Each line from the one containing "12. W (2,0)" through the last line of the records below is to be set down exactly; the rest stays out.

>>>

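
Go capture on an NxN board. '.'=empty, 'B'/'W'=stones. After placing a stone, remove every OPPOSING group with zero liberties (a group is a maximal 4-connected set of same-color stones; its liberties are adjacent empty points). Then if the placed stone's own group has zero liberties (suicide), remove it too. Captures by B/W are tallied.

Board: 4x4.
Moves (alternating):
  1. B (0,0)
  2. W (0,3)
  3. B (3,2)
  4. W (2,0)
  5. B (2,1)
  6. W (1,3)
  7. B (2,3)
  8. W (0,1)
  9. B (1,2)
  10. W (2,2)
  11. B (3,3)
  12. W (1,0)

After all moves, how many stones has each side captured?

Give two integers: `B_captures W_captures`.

Move 1: B@(0,0) -> caps B=0 W=0
Move 2: W@(0,3) -> caps B=0 W=0
Move 3: B@(3,2) -> caps B=0 W=0
Move 4: W@(2,0) -> caps B=0 W=0
Move 5: B@(2,1) -> caps B=0 W=0
Move 6: W@(1,3) -> caps B=0 W=0
Move 7: B@(2,3) -> caps B=0 W=0
Move 8: W@(0,1) -> caps B=0 W=0
Move 9: B@(1,2) -> caps B=0 W=0
Move 10: W@(2,2) -> caps B=0 W=0
Move 11: B@(3,3) -> caps B=0 W=0
Move 12: W@(1,0) -> caps B=0 W=1

Answer: 0 1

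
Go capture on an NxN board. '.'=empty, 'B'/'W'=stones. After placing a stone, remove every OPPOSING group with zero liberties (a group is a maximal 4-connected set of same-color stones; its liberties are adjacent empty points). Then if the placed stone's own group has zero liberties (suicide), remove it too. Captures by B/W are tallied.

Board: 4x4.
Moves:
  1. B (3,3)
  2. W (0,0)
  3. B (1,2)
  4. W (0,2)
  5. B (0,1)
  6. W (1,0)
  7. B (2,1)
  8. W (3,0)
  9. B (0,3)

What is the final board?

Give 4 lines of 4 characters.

Answer: WB.B
W.B.
.B..
W..B

Derivation:
Move 1: B@(3,3) -> caps B=0 W=0
Move 2: W@(0,0) -> caps B=0 W=0
Move 3: B@(1,2) -> caps B=0 W=0
Move 4: W@(0,2) -> caps B=0 W=0
Move 5: B@(0,1) -> caps B=0 W=0
Move 6: W@(1,0) -> caps B=0 W=0
Move 7: B@(2,1) -> caps B=0 W=0
Move 8: W@(3,0) -> caps B=0 W=0
Move 9: B@(0,3) -> caps B=1 W=0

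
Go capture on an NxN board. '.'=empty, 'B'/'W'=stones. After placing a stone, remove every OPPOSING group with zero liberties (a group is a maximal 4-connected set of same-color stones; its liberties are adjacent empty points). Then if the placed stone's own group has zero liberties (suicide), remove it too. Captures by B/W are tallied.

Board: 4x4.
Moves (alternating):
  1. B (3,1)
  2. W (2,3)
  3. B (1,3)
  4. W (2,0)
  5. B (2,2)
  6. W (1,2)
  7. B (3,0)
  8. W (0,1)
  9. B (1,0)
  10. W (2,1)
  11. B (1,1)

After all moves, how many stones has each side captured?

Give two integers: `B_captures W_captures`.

Move 1: B@(3,1) -> caps B=0 W=0
Move 2: W@(2,3) -> caps B=0 W=0
Move 3: B@(1,3) -> caps B=0 W=0
Move 4: W@(2,0) -> caps B=0 W=0
Move 5: B@(2,2) -> caps B=0 W=0
Move 6: W@(1,2) -> caps B=0 W=0
Move 7: B@(3,0) -> caps B=0 W=0
Move 8: W@(0,1) -> caps B=0 W=0
Move 9: B@(1,0) -> caps B=0 W=0
Move 10: W@(2,1) -> caps B=0 W=0
Move 11: B@(1,1) -> caps B=2 W=0

Answer: 2 0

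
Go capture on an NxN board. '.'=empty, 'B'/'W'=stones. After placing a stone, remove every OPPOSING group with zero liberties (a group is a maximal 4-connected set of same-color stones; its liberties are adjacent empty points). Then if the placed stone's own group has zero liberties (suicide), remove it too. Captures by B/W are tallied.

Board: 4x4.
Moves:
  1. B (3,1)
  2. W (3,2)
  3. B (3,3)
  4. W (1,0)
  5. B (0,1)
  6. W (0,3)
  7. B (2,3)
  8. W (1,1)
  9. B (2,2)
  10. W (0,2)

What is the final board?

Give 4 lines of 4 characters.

Move 1: B@(3,1) -> caps B=0 W=0
Move 2: W@(3,2) -> caps B=0 W=0
Move 3: B@(3,3) -> caps B=0 W=0
Move 4: W@(1,0) -> caps B=0 W=0
Move 5: B@(0,1) -> caps B=0 W=0
Move 6: W@(0,3) -> caps B=0 W=0
Move 7: B@(2,3) -> caps B=0 W=0
Move 8: W@(1,1) -> caps B=0 W=0
Move 9: B@(2,2) -> caps B=1 W=0
Move 10: W@(0,2) -> caps B=1 W=0

Answer: .BWW
WW..
..BB
.B.B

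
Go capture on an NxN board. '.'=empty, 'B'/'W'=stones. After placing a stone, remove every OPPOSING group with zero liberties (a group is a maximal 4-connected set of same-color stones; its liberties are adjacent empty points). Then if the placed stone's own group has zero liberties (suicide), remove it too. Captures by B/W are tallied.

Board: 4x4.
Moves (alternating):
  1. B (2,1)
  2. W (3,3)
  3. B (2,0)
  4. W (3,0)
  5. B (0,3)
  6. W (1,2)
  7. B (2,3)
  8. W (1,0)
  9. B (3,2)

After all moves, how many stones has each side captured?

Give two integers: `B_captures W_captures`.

Move 1: B@(2,1) -> caps B=0 W=0
Move 2: W@(3,3) -> caps B=0 W=0
Move 3: B@(2,0) -> caps B=0 W=0
Move 4: W@(3,0) -> caps B=0 W=0
Move 5: B@(0,3) -> caps B=0 W=0
Move 6: W@(1,2) -> caps B=0 W=0
Move 7: B@(2,3) -> caps B=0 W=0
Move 8: W@(1,0) -> caps B=0 W=0
Move 9: B@(3,2) -> caps B=1 W=0

Answer: 1 0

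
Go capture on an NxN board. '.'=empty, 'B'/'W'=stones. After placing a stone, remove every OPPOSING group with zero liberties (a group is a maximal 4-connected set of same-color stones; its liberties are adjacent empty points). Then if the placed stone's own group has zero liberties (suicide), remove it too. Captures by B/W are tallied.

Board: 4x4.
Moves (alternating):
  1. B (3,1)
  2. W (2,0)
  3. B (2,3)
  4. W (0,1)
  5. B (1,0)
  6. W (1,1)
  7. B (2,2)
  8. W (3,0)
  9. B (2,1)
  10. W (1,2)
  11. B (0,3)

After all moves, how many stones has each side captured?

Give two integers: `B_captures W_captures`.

Move 1: B@(3,1) -> caps B=0 W=0
Move 2: W@(2,0) -> caps B=0 W=0
Move 3: B@(2,3) -> caps B=0 W=0
Move 4: W@(0,1) -> caps B=0 W=0
Move 5: B@(1,0) -> caps B=0 W=0
Move 6: W@(1,1) -> caps B=0 W=0
Move 7: B@(2,2) -> caps B=0 W=0
Move 8: W@(3,0) -> caps B=0 W=0
Move 9: B@(2,1) -> caps B=2 W=0
Move 10: W@(1,2) -> caps B=2 W=0
Move 11: B@(0,3) -> caps B=2 W=0

Answer: 2 0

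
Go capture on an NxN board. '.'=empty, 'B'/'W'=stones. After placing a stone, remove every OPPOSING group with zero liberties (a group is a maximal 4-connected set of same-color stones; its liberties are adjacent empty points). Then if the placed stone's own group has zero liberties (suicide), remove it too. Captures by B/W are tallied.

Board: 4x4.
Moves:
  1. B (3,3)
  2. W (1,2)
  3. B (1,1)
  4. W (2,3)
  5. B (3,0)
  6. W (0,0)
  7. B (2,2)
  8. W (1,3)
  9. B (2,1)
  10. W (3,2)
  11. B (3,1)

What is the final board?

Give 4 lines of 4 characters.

Answer: W...
.BWW
.BBW
BBW.

Derivation:
Move 1: B@(3,3) -> caps B=0 W=0
Move 2: W@(1,2) -> caps B=0 W=0
Move 3: B@(1,1) -> caps B=0 W=0
Move 4: W@(2,3) -> caps B=0 W=0
Move 5: B@(3,0) -> caps B=0 W=0
Move 6: W@(0,0) -> caps B=0 W=0
Move 7: B@(2,2) -> caps B=0 W=0
Move 8: W@(1,3) -> caps B=0 W=0
Move 9: B@(2,1) -> caps B=0 W=0
Move 10: W@(3,2) -> caps B=0 W=1
Move 11: B@(3,1) -> caps B=0 W=1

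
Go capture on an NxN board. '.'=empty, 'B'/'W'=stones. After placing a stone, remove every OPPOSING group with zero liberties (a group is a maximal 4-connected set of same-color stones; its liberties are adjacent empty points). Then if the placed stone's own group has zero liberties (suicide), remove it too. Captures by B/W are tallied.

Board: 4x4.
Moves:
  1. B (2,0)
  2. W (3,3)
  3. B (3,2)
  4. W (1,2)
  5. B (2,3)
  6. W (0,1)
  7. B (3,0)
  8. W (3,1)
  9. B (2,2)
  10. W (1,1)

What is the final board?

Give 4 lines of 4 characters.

Move 1: B@(2,0) -> caps B=0 W=0
Move 2: W@(3,3) -> caps B=0 W=0
Move 3: B@(3,2) -> caps B=0 W=0
Move 4: W@(1,2) -> caps B=0 W=0
Move 5: B@(2,3) -> caps B=1 W=0
Move 6: W@(0,1) -> caps B=1 W=0
Move 7: B@(3,0) -> caps B=1 W=0
Move 8: W@(3,1) -> caps B=1 W=0
Move 9: B@(2,2) -> caps B=1 W=0
Move 10: W@(1,1) -> caps B=1 W=0

Answer: .W..
.WW.
B.BB
BWB.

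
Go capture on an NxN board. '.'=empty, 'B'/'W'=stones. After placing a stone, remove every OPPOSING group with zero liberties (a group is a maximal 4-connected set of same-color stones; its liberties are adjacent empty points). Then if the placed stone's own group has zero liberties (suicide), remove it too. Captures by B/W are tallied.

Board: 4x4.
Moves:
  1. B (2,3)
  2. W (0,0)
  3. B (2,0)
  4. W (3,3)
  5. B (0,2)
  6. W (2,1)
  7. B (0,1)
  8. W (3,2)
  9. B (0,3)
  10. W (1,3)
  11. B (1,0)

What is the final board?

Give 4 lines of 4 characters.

Move 1: B@(2,3) -> caps B=0 W=0
Move 2: W@(0,0) -> caps B=0 W=0
Move 3: B@(2,0) -> caps B=0 W=0
Move 4: W@(3,3) -> caps B=0 W=0
Move 5: B@(0,2) -> caps B=0 W=0
Move 6: W@(2,1) -> caps B=0 W=0
Move 7: B@(0,1) -> caps B=0 W=0
Move 8: W@(3,2) -> caps B=0 W=0
Move 9: B@(0,3) -> caps B=0 W=0
Move 10: W@(1,3) -> caps B=0 W=0
Move 11: B@(1,0) -> caps B=1 W=0

Answer: .BBB
B..W
BW.B
..WW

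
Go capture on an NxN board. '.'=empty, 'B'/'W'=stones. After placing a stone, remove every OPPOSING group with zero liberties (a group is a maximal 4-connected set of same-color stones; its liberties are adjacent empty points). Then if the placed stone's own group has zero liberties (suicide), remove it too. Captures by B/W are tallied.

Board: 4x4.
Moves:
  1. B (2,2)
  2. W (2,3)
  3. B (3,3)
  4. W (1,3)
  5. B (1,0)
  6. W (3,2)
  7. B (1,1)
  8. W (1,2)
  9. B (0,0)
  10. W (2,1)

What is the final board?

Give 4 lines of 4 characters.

Move 1: B@(2,2) -> caps B=0 W=0
Move 2: W@(2,3) -> caps B=0 W=0
Move 3: B@(3,3) -> caps B=0 W=0
Move 4: W@(1,3) -> caps B=0 W=0
Move 5: B@(1,0) -> caps B=0 W=0
Move 6: W@(3,2) -> caps B=0 W=1
Move 7: B@(1,1) -> caps B=0 W=1
Move 8: W@(1,2) -> caps B=0 W=1
Move 9: B@(0,0) -> caps B=0 W=1
Move 10: W@(2,1) -> caps B=0 W=2

Answer: B...
BBWW
.W.W
..W.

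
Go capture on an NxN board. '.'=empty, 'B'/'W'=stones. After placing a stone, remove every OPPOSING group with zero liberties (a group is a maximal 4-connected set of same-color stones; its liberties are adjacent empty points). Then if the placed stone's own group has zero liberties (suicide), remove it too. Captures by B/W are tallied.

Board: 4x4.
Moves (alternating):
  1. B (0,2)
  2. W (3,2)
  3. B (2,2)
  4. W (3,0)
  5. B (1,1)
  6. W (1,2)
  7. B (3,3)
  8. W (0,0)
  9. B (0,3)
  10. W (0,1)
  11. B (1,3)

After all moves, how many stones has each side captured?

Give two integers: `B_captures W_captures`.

Answer: 1 0

Derivation:
Move 1: B@(0,2) -> caps B=0 W=0
Move 2: W@(3,2) -> caps B=0 W=0
Move 3: B@(2,2) -> caps B=0 W=0
Move 4: W@(3,0) -> caps B=0 W=0
Move 5: B@(1,1) -> caps B=0 W=0
Move 6: W@(1,2) -> caps B=0 W=0
Move 7: B@(3,3) -> caps B=0 W=0
Move 8: W@(0,0) -> caps B=0 W=0
Move 9: B@(0,3) -> caps B=0 W=0
Move 10: W@(0,1) -> caps B=0 W=0
Move 11: B@(1,3) -> caps B=1 W=0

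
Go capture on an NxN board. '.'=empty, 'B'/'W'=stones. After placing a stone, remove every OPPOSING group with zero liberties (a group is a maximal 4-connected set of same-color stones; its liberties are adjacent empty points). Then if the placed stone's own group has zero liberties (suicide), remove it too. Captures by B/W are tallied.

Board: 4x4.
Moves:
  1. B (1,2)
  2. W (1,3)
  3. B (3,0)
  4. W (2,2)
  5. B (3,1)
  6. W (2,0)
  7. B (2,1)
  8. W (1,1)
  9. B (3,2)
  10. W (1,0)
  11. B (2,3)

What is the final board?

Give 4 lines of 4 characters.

Move 1: B@(1,2) -> caps B=0 W=0
Move 2: W@(1,3) -> caps B=0 W=0
Move 3: B@(3,0) -> caps B=0 W=0
Move 4: W@(2,2) -> caps B=0 W=0
Move 5: B@(3,1) -> caps B=0 W=0
Move 6: W@(2,0) -> caps B=0 W=0
Move 7: B@(2,1) -> caps B=0 W=0
Move 8: W@(1,1) -> caps B=0 W=0
Move 9: B@(3,2) -> caps B=0 W=0
Move 10: W@(1,0) -> caps B=0 W=0
Move 11: B@(2,3) -> caps B=1 W=0

Answer: ....
WWBW
WB.B
BBB.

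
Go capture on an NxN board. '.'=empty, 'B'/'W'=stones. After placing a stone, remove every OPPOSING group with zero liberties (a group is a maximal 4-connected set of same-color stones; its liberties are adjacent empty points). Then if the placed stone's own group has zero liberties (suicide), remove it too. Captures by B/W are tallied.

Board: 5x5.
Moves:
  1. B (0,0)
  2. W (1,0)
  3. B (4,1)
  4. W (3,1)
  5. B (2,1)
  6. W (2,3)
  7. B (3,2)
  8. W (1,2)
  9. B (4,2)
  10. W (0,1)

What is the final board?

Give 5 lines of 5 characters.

Move 1: B@(0,0) -> caps B=0 W=0
Move 2: W@(1,0) -> caps B=0 W=0
Move 3: B@(4,1) -> caps B=0 W=0
Move 4: W@(3,1) -> caps B=0 W=0
Move 5: B@(2,1) -> caps B=0 W=0
Move 6: W@(2,3) -> caps B=0 W=0
Move 7: B@(3,2) -> caps B=0 W=0
Move 8: W@(1,2) -> caps B=0 W=0
Move 9: B@(4,2) -> caps B=0 W=0
Move 10: W@(0,1) -> caps B=0 W=1

Answer: .W...
W.W..
.B.W.
.WB..
.BB..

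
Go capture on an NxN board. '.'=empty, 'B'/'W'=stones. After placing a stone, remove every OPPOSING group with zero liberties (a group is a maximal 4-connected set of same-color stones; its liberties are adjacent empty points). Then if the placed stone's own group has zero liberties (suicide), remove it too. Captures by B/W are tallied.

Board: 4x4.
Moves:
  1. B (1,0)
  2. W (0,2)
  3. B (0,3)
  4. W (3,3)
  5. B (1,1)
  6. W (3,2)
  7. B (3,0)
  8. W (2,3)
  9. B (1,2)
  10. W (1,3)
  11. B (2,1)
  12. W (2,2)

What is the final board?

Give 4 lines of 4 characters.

Move 1: B@(1,0) -> caps B=0 W=0
Move 2: W@(0,2) -> caps B=0 W=0
Move 3: B@(0,3) -> caps B=0 W=0
Move 4: W@(3,3) -> caps B=0 W=0
Move 5: B@(1,1) -> caps B=0 W=0
Move 6: W@(3,2) -> caps B=0 W=0
Move 7: B@(3,0) -> caps B=0 W=0
Move 8: W@(2,3) -> caps B=0 W=0
Move 9: B@(1,2) -> caps B=0 W=0
Move 10: W@(1,3) -> caps B=0 W=1
Move 11: B@(2,1) -> caps B=0 W=1
Move 12: W@(2,2) -> caps B=0 W=1

Answer: ..W.
BBBW
.BWW
B.WW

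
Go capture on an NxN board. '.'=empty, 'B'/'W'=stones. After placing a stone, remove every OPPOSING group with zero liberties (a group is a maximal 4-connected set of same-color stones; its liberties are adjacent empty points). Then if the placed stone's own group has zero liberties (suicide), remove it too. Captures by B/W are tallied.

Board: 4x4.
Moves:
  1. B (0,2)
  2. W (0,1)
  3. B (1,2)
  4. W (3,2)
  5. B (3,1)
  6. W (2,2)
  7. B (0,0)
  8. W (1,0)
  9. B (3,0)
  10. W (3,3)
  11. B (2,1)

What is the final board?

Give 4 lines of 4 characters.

Move 1: B@(0,2) -> caps B=0 W=0
Move 2: W@(0,1) -> caps B=0 W=0
Move 3: B@(1,2) -> caps B=0 W=0
Move 4: W@(3,2) -> caps B=0 W=0
Move 5: B@(3,1) -> caps B=0 W=0
Move 6: W@(2,2) -> caps B=0 W=0
Move 7: B@(0,0) -> caps B=0 W=0
Move 8: W@(1,0) -> caps B=0 W=1
Move 9: B@(3,0) -> caps B=0 W=1
Move 10: W@(3,3) -> caps B=0 W=1
Move 11: B@(2,1) -> caps B=0 W=1

Answer: .WB.
W.B.
.BW.
BBWW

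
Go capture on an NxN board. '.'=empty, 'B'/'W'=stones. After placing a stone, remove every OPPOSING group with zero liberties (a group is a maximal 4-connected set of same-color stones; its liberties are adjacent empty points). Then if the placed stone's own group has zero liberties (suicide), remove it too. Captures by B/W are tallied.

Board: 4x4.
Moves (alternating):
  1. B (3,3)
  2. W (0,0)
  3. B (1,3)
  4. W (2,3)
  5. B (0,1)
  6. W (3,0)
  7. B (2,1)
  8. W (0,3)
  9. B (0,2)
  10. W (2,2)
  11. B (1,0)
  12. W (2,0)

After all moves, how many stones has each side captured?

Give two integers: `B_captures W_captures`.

Answer: 2 0

Derivation:
Move 1: B@(3,3) -> caps B=0 W=0
Move 2: W@(0,0) -> caps B=0 W=0
Move 3: B@(1,3) -> caps B=0 W=0
Move 4: W@(2,3) -> caps B=0 W=0
Move 5: B@(0,1) -> caps B=0 W=0
Move 6: W@(3,0) -> caps B=0 W=0
Move 7: B@(2,1) -> caps B=0 W=0
Move 8: W@(0,3) -> caps B=0 W=0
Move 9: B@(0,2) -> caps B=1 W=0
Move 10: W@(2,2) -> caps B=1 W=0
Move 11: B@(1,0) -> caps B=2 W=0
Move 12: W@(2,0) -> caps B=2 W=0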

<<<

Task result.
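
  12. W (2,0)

After all moves, how many stones has each side captured?

Give two integers: `B_captures W_captures`.

Answer: 2 0

Derivation:
Move 1: B@(3,3) -> caps B=0 W=0
Move 2: W@(0,0) -> caps B=0 W=0
Move 3: B@(1,3) -> caps B=0 W=0
Move 4: W@(2,3) -> caps B=0 W=0
Move 5: B@(0,1) -> caps B=0 W=0
Move 6: W@(3,0) -> caps B=0 W=0
Move 7: B@(2,1) -> caps B=0 W=0
Move 8: W@(0,3) -> caps B=0 W=0
Move 9: B@(0,2) -> caps B=1 W=0
Move 10: W@(2,2) -> caps B=1 W=0
Move 11: B@(1,0) -> caps B=2 W=0
Move 12: W@(2,0) -> caps B=2 W=0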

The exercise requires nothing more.